[[ Source information, beginning ]]
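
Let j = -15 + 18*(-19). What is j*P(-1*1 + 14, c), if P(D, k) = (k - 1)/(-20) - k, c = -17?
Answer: -63903/10 ≈ -6390.3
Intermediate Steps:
j = -357 (j = -15 - 342 = -357)
P(D, k) = 1/20 - 21*k/20 (P(D, k) = (-1 + k)*(-1/20) - k = (1/20 - k/20) - k = 1/20 - 21*k/20)
j*P(-1*1 + 14, c) = -357*(1/20 - 21/20*(-17)) = -357*(1/20 + 357/20) = -357*179/10 = -63903/10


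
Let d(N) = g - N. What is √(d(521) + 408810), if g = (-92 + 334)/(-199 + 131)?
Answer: √471977970/34 ≈ 638.97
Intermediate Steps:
g = -121/34 (g = 242/(-68) = 242*(-1/68) = -121/34 ≈ -3.5588)
d(N) = -121/34 - N
√(d(521) + 408810) = √((-121/34 - 1*521) + 408810) = √((-121/34 - 521) + 408810) = √(-17835/34 + 408810) = √(13881705/34) = √471977970/34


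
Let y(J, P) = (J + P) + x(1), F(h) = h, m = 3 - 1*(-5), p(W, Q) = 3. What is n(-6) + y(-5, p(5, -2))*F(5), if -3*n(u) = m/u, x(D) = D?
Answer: -41/9 ≈ -4.5556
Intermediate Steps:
m = 8 (m = 3 + 5 = 8)
n(u) = -8/(3*u)
y(J, P) = 1 + J + P (y(J, P) = (J + P) + 1 = 1 + J + P)
n(-6) + y(-5, p(5, -2))*F(5) = -8/3/(-6) + (1 - 5 + 3)*5 = -8/3*(-⅙) - 1*5 = 4/9 - 5 = -41/9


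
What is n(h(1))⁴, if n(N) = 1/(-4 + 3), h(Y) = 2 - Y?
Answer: 1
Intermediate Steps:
n(N) = -1 (n(N) = 1/(-1) = -1)
n(h(1))⁴ = (-1)⁴ = 1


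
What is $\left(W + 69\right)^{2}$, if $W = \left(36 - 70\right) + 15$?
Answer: $2500$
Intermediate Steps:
$W = -19$ ($W = \left(36 - 70\right) + 15 = -34 + 15 = -19$)
$\left(W + 69\right)^{2} = \left(-19 + 69\right)^{2} = 50^{2} = 2500$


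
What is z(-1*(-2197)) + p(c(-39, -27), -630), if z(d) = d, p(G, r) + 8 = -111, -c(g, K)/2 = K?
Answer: 2078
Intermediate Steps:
c(g, K) = -2*K
p(G, r) = -119 (p(G, r) = -8 - 111 = -119)
z(-1*(-2197)) + p(c(-39, -27), -630) = -1*(-2197) - 119 = 2197 - 119 = 2078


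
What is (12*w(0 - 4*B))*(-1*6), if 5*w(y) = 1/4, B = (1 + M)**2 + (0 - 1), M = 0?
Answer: -18/5 ≈ -3.6000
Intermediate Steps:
B = 0 (B = (1 + 0)**2 + (0 - 1) = 1**2 - 1 = 1 - 1 = 0)
w(y) = 1/20 (w(y) = (1/5)/4 = (1/5)*(1/4) = 1/20)
(12*w(0 - 4*B))*(-1*6) = (12*(1/20))*(-1*6) = (3/5)*(-6) = -18/5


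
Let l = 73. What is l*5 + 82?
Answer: 447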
[[ Source information, end ]]
Directions for this task - Every entry is to be restated word for word.

Solution to this task -
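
Let j = -15 + 18*(-19). What is j*P(-1*1 + 14, c), if P(D, k) = (k - 1)/(-20) - k, c = -17?
Answer: -63903/10 ≈ -6390.3
Intermediate Steps:
j = -357 (j = -15 - 342 = -357)
P(D, k) = 1/20 - 21*k/20 (P(D, k) = (-1 + k)*(-1/20) - k = (1/20 - k/20) - k = 1/20 - 21*k/20)
j*P(-1*1 + 14, c) = -357*(1/20 - 21/20*(-17)) = -357*(1/20 + 357/20) = -357*179/10 = -63903/10


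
Let d(N) = g - N. What is √(d(521) + 408810), if g = (-92 + 334)/(-199 + 131)?
Answer: √471977970/34 ≈ 638.97
Intermediate Steps:
g = -121/34 (g = 242/(-68) = 242*(-1/68) = -121/34 ≈ -3.5588)
d(N) = -121/34 - N
√(d(521) + 408810) = √((-121/34 - 1*521) + 408810) = √((-121/34 - 521) + 408810) = √(-17835/34 + 408810) = √(13881705/34) = √471977970/34


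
Let y(J, P) = (J + P) + x(1), F(h) = h, m = 3 - 1*(-5), p(W, Q) = 3. What is n(-6) + y(-5, p(5, -2))*F(5), if -3*n(u) = m/u, x(D) = D?
Answer: -41/9 ≈ -4.5556
Intermediate Steps:
m = 8 (m = 3 + 5 = 8)
n(u) = -8/(3*u)
y(J, P) = 1 + J + P (y(J, P) = (J + P) + 1 = 1 + J + P)
n(-6) + y(-5, p(5, -2))*F(5) = -8/3/(-6) + (1 - 5 + 3)*5 = -8/3*(-⅙) - 1*5 = 4/9 - 5 = -41/9


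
What is n(h(1))⁴, if n(N) = 1/(-4 + 3), h(Y) = 2 - Y?
Answer: 1
Intermediate Steps:
n(N) = -1 (n(N) = 1/(-1) = -1)
n(h(1))⁴ = (-1)⁴ = 1


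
What is $\left(W + 69\right)^{2}$, if $W = \left(36 - 70\right) + 15$?
Answer: $2500$
Intermediate Steps:
$W = -19$ ($W = \left(36 - 70\right) + 15 = -34 + 15 = -19$)
$\left(W + 69\right)^{2} = \left(-19 + 69\right)^{2} = 50^{2} = 2500$


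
What is z(-1*(-2197)) + p(c(-39, -27), -630), if z(d) = d, p(G, r) + 8 = -111, -c(g, K)/2 = K?
Answer: 2078
Intermediate Steps:
c(g, K) = -2*K
p(G, r) = -119 (p(G, r) = -8 - 111 = -119)
z(-1*(-2197)) + p(c(-39, -27), -630) = -1*(-2197) - 119 = 2197 - 119 = 2078


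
What is (12*w(0 - 4*B))*(-1*6), if 5*w(y) = 1/4, B = (1 + M)**2 + (0 - 1), M = 0?
Answer: -18/5 ≈ -3.6000
Intermediate Steps:
B = 0 (B = (1 + 0)**2 + (0 - 1) = 1**2 - 1 = 1 - 1 = 0)
w(y) = 1/20 (w(y) = (1/5)/4 = (1/5)*(1/4) = 1/20)
(12*w(0 - 4*B))*(-1*6) = (12*(1/20))*(-1*6) = (3/5)*(-6) = -18/5


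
Let l = 73. What is l*5 + 82?
Answer: 447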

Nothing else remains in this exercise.